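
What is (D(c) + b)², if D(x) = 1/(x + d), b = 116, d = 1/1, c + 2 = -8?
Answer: 1087849/81 ≈ 13430.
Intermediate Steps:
c = -10 (c = -2 - 8 = -10)
d = 1
D(x) = 1/(1 + x) (D(x) = 1/(x + 1) = 1/(1 + x))
(D(c) + b)² = (1/(1 - 10) + 116)² = (1/(-9) + 116)² = (-⅑ + 116)² = (1043/9)² = 1087849/81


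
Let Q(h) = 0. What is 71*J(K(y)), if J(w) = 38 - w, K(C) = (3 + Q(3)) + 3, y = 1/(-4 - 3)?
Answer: 2272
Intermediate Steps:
y = -⅐ (y = 1/(-7) = -⅐ ≈ -0.14286)
K(C) = 6 (K(C) = (3 + 0) + 3 = 3 + 3 = 6)
71*J(K(y)) = 71*(38 - 1*6) = 71*(38 - 6) = 71*32 = 2272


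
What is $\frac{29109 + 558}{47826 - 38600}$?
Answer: $\frac{29667}{9226} \approx 3.2156$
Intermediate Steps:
$\frac{29109 + 558}{47826 - 38600} = \frac{29667}{9226}$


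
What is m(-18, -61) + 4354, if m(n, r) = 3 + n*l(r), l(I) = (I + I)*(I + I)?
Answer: -263555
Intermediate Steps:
l(I) = 4*I**2 (l(I) = (2*I)*(2*I) = 4*I**2)
m(n, r) = 3 + 4*n*r**2 (m(n, r) = 3 + n*(4*r**2) = 3 + 4*n*r**2)
m(-18, -61) + 4354 = (3 + 4*(-18)*(-61)**2) + 4354 = (3 + 4*(-18)*3721) + 4354 = (3 - 267912) + 4354 = -267909 + 4354 = -263555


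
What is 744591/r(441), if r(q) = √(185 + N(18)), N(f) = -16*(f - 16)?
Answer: 248197*√17/17 ≈ 60197.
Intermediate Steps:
N(f) = 256 - 16*f (N(f) = -16*(-16 + f) = 256 - 16*f)
r(q) = 3*√17 (r(q) = √(185 + (256 - 16*18)) = √(185 + (256 - 288)) = √(185 - 32) = √153 = 3*√17)
744591/r(441) = 744591/((3*√17)) = 744591*(√17/51) = 248197*√17/17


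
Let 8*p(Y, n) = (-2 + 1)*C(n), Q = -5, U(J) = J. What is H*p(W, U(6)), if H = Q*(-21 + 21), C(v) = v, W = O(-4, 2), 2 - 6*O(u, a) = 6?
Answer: 0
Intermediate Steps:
O(u, a) = -2/3 (O(u, a) = 1/3 - 1/6*6 = 1/3 - 1 = -2/3)
W = -2/3 ≈ -0.66667
H = 0 (H = -5*(-21 + 21) = -5*0 = 0)
p(Y, n) = -n/8 (p(Y, n) = ((-2 + 1)*n)/8 = (-n)/8 = -n/8)
H*p(W, U(6)) = 0*(-1/8*6) = 0*(-3/4) = 0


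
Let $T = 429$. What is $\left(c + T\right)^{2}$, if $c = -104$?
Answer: $105625$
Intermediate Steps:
$\left(c + T\right)^{2} = \left(-104 + 429\right)^{2} = 325^{2} = 105625$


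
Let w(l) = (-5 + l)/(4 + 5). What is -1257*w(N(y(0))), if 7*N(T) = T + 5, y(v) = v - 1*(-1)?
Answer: 12151/21 ≈ 578.62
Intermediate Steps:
y(v) = 1 + v (y(v) = v + 1 = 1 + v)
N(T) = 5/7 + T/7 (N(T) = (T + 5)/7 = (5 + T)/7 = 5/7 + T/7)
w(l) = -5/9 + l/9 (w(l) = (-5 + l)/9 = (-5 + l)*(1/9) = -5/9 + l/9)
-1257*w(N(y(0))) = -1257*(-5/9 + (5/7 + (1 + 0)/7)/9) = -1257*(-5/9 + (5/7 + (1/7)*1)/9) = -1257*(-5/9 + (5/7 + 1/7)/9) = -1257*(-5/9 + (1/9)*(6/7)) = -1257*(-5/9 + 2/21) = -1257*(-29/63) = 12151/21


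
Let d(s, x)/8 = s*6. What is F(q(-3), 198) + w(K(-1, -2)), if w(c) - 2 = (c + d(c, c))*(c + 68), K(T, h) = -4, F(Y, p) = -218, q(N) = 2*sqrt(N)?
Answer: -12760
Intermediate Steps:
d(s, x) = 48*s (d(s, x) = 8*(s*6) = 8*(6*s) = 48*s)
w(c) = 2 + 49*c*(68 + c) (w(c) = 2 + (c + 48*c)*(c + 68) = 2 + (49*c)*(68 + c) = 2 + 49*c*(68 + c))
F(q(-3), 198) + w(K(-1, -2)) = -218 + (2 + 49*(-4)**2 + 3332*(-4)) = -218 + (2 + 49*16 - 13328) = -218 + (2 + 784 - 13328) = -218 - 12542 = -12760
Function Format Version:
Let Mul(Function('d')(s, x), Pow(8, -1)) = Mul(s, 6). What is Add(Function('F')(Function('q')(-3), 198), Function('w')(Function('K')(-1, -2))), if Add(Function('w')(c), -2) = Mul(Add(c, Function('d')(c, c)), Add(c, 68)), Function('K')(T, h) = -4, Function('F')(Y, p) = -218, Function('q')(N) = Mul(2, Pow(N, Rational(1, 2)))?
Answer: -12760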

════════════════════

[Prompt] Count how many lines above hold the word "Answer", then reply with that number alone.

[Solution to the problem] 10